## TASK DETAILS
Scan the listing below for the string "Ceratilis" and copy each line where it turns up.

## PROVIDED ENTRIES
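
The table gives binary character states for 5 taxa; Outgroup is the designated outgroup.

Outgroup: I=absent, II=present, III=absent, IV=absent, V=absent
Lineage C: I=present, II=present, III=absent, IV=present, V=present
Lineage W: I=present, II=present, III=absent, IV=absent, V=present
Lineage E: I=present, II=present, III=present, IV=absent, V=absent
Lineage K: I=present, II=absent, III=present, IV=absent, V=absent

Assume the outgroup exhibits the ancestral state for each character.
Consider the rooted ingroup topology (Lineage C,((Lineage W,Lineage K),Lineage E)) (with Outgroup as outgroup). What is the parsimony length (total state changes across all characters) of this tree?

7

Map each character onto (Lineage C,((Lineage W,Lineage K),Lineage E)) (rooted by Outgroup) and count the minimum state changes it requires (Fitch parsimony):
I: 1; II: 1; III: 2; IV: 1; V: 2.
Total tree length = 7.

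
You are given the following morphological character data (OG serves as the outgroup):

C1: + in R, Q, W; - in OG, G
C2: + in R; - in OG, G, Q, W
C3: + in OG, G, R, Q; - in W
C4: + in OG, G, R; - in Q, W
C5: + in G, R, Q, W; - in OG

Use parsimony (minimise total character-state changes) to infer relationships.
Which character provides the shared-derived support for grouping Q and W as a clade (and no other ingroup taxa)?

C4

Character polarity is set by the outgroup: the derived state is whichever differs from the outgroup's state, so for C3, C4 the derived state is '-', and for the remaining characters it is '+'.
C1: derived state '+' in Q, R, and W only — synapomorphy for {Q, R, W}.
C2 (derived state '+') is unique to R (autapomorphy; uninformative for grouping).
C3: derived state '-' in W only — an autapomorphy, so it tells us nothing about relationships among taxa.
Only Q and W show the derived state '-' for C4, supporting them as a clade.
All ingroup taxa share the derived state '+' for C5; it defines the ingroup but does not resolve relationships within it.
Most parsimonious ingroup topology: (G,(R,(Q,W))).
The clade {Q, W} is supported by C4: its derived state '-' occurs in exactly those taxa and in no other taxon (including the outgroup).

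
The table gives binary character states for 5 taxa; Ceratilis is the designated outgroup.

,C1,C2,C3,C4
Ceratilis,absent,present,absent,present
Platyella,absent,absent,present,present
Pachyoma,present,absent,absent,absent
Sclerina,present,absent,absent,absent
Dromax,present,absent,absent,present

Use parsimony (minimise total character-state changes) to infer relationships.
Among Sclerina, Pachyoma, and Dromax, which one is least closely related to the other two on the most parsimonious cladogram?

Character polarity is set by the outgroup: the derived state is whichever differs from the outgroup's state, so for C2, C4 the derived state is 'absent', and for the remaining characters it is 'present'.
C1 (derived state 'present') is shared by Dromax, Pachyoma, and Sclerina — a synapomorphy uniting that clade.
C2 (derived state 'absent') is shared by all ingroup taxa — unites the whole ingroup.
C3: derived state 'present' in Platyella only — an autapomorphy, so it tells us nothing about relationships among taxa.
C4 (derived state 'absent') is shared by Pachyoma and Sclerina — a synapomorphy uniting that clade.
Most parsimonious ingroup topology: (Platyella,((Pachyoma,Sclerina),Dromax)).
Pachyoma and Sclerina share a more recent common ancestor with each other than either does with Dromax, so Dromax is the least closely related of the three.

Dromax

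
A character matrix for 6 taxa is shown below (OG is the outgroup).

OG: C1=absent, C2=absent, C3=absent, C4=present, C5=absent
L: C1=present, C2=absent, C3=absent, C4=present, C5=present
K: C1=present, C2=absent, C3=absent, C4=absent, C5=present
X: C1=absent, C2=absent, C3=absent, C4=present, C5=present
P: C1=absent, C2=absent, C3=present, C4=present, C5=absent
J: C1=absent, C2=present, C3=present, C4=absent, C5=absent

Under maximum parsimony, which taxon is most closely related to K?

L

Character polarity is set by the outgroup: the derived state is whichever differs from the outgroup's state, so for C4 the derived state is 'absent', and for the remaining characters it is 'present'.
Only K and L show the derived state 'present' for C1, supporting them as a clade.
C2 (derived state 'present') is unique to J (autapomorphy; uninformative for grouping).
C3 (derived state 'present') is shared by J and P — a synapomorphy uniting that clade.
C4 (state 'absent') occurs in J and K but conflicts with the nesting implied by the other characters — most parsimoniously interpreted as homoplasy.
C5 (derived state 'present') is shared by K, L, and X — a synapomorphy uniting that clade.
Most parsimonious ingroup topology: (((L,K),X),(P,J)).
K and L form a cherry on this tree, so they are sister taxa.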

## EXERCISE RESULT
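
The table gives binary character states for 5 taxa; Ceratilis is the designated outgroup.
Ceratilis,absent,present,absent,present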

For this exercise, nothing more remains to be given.